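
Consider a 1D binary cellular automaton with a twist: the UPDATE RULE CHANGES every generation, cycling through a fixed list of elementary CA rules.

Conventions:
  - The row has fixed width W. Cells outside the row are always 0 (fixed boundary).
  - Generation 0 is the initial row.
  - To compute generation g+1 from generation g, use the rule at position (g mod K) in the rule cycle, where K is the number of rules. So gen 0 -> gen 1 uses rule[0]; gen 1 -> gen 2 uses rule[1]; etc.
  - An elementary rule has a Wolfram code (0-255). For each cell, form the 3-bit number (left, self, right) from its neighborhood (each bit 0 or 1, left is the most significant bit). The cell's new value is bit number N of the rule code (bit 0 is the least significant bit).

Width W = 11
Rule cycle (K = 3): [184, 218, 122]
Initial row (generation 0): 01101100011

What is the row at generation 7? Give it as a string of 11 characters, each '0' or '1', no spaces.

Answer: 01000000101

Derivation:
Gen 0: 01101100011
Gen 1 (rule 184): 01011010010
Gen 2 (rule 218): 10011001101
Gen 3 (rule 122): 01111111110
Gen 4 (rule 184): 01111111101
Gen 5 (rule 218): 11111111100
Gen 6 (rule 122): 10000000110
Gen 7 (rule 184): 01000000101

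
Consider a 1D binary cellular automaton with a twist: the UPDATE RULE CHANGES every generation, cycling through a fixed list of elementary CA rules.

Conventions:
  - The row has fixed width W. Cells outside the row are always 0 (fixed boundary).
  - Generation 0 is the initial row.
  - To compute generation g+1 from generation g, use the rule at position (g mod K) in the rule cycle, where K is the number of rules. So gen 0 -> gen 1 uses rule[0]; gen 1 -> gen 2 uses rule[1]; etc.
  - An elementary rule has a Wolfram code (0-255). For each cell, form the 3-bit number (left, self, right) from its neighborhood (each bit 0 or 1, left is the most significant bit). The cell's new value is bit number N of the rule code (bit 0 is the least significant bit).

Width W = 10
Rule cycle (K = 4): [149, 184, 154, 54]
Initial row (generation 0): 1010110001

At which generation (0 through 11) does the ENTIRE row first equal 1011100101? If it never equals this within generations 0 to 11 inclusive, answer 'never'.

Answer: never

Derivation:
Gen 0: 1010110001
Gen 1 (rule 149): 1010001101
Gen 2 (rule 184): 0101001010
Gen 3 (rule 154): 1000110001
Gen 4 (rule 54): 1101001011
Gen 5 (rule 149): 0001101000
Gen 6 (rule 184): 0001010100
Gen 7 (rule 154): 0010000010
Gen 8 (rule 54): 0111000111
Gen 9 (rule 149): 0010110010
Gen 10 (rule 184): 0001101001
Gen 11 (rule 154): 0011000110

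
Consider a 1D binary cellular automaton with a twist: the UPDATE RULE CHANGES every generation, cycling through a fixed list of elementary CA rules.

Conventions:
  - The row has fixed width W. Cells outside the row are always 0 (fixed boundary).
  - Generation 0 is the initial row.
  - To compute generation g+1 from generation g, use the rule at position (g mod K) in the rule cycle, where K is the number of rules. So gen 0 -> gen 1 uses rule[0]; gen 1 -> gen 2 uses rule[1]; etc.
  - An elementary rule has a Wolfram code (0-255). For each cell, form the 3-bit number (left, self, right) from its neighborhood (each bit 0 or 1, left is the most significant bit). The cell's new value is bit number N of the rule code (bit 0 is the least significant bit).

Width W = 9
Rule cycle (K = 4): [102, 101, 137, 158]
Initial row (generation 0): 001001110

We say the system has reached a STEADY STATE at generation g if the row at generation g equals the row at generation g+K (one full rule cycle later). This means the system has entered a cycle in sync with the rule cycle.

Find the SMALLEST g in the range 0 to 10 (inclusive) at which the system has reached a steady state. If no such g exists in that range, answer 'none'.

Gen 0: 001001110
Gen 1 (rule 102): 011010010
Gen 2 (rule 101): 001110010
Gen 3 (rule 137): 101100000
Gen 4 (rule 158): 101010000
Gen 5 (rule 102): 111110000
Gen 6 (rule 101): 000010111
Gen 7 (rule 137): 111000110
Gen 8 (rule 158): 110101101
Gen 9 (rule 102): 011110111
Gen 10 (rule 101): 000011001
Gen 11 (rule 137): 111010000
Gen 12 (rule 158): 110011000
Gen 13 (rule 102): 010101000
Gen 14 (rule 101): 011111011

Answer: none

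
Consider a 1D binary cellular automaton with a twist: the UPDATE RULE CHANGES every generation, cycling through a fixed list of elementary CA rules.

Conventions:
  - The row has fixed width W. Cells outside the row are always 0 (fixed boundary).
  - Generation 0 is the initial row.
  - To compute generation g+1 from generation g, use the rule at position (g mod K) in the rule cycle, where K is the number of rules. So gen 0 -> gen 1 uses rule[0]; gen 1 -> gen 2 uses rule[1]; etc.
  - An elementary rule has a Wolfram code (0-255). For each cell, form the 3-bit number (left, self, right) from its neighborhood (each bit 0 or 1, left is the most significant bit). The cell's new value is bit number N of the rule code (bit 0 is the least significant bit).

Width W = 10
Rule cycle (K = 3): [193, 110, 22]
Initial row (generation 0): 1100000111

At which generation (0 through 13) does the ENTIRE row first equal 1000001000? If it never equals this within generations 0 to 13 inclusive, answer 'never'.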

• **Aim of the task**
Retype the whole listing, matching it exactly.

• **Solved exercise**
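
Consider a 1D binary cellular automaton with a twist: the UPDATE RULE CHANGES every generation, cycling through a fixed list of elementary CA rules.

Conventions:
  - The row has fixed width W. Cells outside the row are always 0 (fixed boundary).
  - Generation 0 is the initial row.
  - To compute generation g+1 from generation g, use the rule at position (g mod K) in the rule cycle, where K is the number of rules. So gen 0 -> gen 1 uses rule[0]; gen 1 -> gen 2 uses rule[1]; etc.
  - An elementary rule has a Wolfram code (0-255). For each cell, form the 3-bit number (left, self, right) from its neighborhood (each bit 0 or 1, left is the most significant bit). The cell's new value is bit number N of the rule code (bit 0 is the least significant bit).

Width W = 11
Rule cycle (K = 3): [184, 218, 122]
Initial row (generation 0): 01101100011

What is the row at generation 7? Give it as a string of 11 characters, each '0' or '1', no spaces.

Answer: 01000000101

Derivation:
Gen 0: 01101100011
Gen 1 (rule 184): 01011010010
Gen 2 (rule 218): 10011001101
Gen 3 (rule 122): 01111111110
Gen 4 (rule 184): 01111111101
Gen 5 (rule 218): 11111111100
Gen 6 (rule 122): 10000000110
Gen 7 (rule 184): 01000000101

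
Consider a 1D binary cellular automaton with a twist: the UPDATE RULE CHANGES every generation, cycling through a fixed list of elementary CA rules.

Conventions:
  - The row has fixed width W. Cells outside the row are always 0 (fixed boundary).
  - Generation 0 is the initial row.
  - To compute generation g+1 from generation g, use the rule at position (g mod K) in the rule cycle, where K is the number of rules. So gen 0 -> gen 1 uses rule[0]; gen 1 -> gen 2 uses rule[1]; etc.
  - An elementary rule has a Wolfram code (0-255). For each cell, form the 3-bit number (left, self, right) from its neighborhood (each bit 0 or 1, left is the most significant bit). The cell's new value is bit number N of the rule code (bit 0 is the least significant bit).

Width W = 10
Rule cycle (K = 4): [149, 184, 154, 54]
Initial row (generation 0): 1010110001

At which generation (0 through 11) does the ENTIRE row first equal 1011100101? If it never equals this within generations 0 to 11 inclusive, answer 'never'.

Answer: never

Derivation:
Gen 0: 1010110001
Gen 1 (rule 149): 1010001101
Gen 2 (rule 184): 0101001010
Gen 3 (rule 154): 1000110001
Gen 4 (rule 54): 1101001011
Gen 5 (rule 149): 0001101000
Gen 6 (rule 184): 0001010100
Gen 7 (rule 154): 0010000010
Gen 8 (rule 54): 0111000111
Gen 9 (rule 149): 0010110010
Gen 10 (rule 184): 0001101001
Gen 11 (rule 154): 0011000110

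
Consider a 1D binary cellular automaton with a twist: the UPDATE RULE CHANGES every generation, cycling through a fixed list of elementary CA rules.

Conventions:
  - The row has fixed width W. Cells outside the row are always 0 (fixed boundary).
  - Generation 0 is the initial row.
  - To compute generation g+1 from generation g, use the rule at position (g mod K) in the rule cycle, where K is the number of rules. So gen 0 -> gen 1 uses rule[0]; gen 1 -> gen 2 uses rule[1]; etc.
  - An elementary rule has a Wolfram code (0-255). For each cell, form the 3-bit number (left, self, right) from its neighborhood (each bit 0 or 1, left is the most significant bit). The cell's new value is bit number N of the rule code (bit 0 is the least significant bit).

Width W = 9
Rule cycle (K = 4): [102, 101, 137, 158]
Initial row (generation 0): 001001110

We say the system has reached a STEADY STATE at generation g if the row at generation g equals the row at generation g+K (one full rule cycle later). This means the system has entered a cycle in sync with the rule cycle.

Find the SMALLEST g in the range 0 to 10 (inclusive) at which the system has reached a steady state. If no such g exists in that range, answer 'none'.

Gen 0: 001001110
Gen 1 (rule 102): 011010010
Gen 2 (rule 101): 001110010
Gen 3 (rule 137): 101100000
Gen 4 (rule 158): 101010000
Gen 5 (rule 102): 111110000
Gen 6 (rule 101): 000010111
Gen 7 (rule 137): 111000110
Gen 8 (rule 158): 110101101
Gen 9 (rule 102): 011110111
Gen 10 (rule 101): 000011001
Gen 11 (rule 137): 111010000
Gen 12 (rule 158): 110011000
Gen 13 (rule 102): 010101000
Gen 14 (rule 101): 011111011

Answer: none

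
Consider a 1D binary cellular automaton with a twist: the UPDATE RULE CHANGES every generation, cycling through a fixed list of elementary CA rules.

Conventions:
  - The row has fixed width W. Cells outside the row are always 0 (fixed boundary).
  - Generation 0 is the initial row.
  - To compute generation g+1 from generation g, use the rule at position (g mod K) in the rule cycle, where K is the number of rules. So gen 0 -> gen 1 uses rule[0]; gen 1 -> gen 2 uses rule[1]; etc.
  - An elementary rule has a Wolfram code (0-255). For each cell, form the 3-bit number (left, self, right) from its neighborhood (each bit 0 or 1, left is the most significant bit). The cell's new value is bit number N of the rule code (bit 0 is the least significant bit).

Width W = 10
Rule cycle (K = 3): [193, 110, 22]
Initial row (generation 0): 1100000111

At which generation (0 through 13) does the ENTIRE row first equal 1000001000? If it never equals this within generations 0 to 13 inclusive, answer 'never'.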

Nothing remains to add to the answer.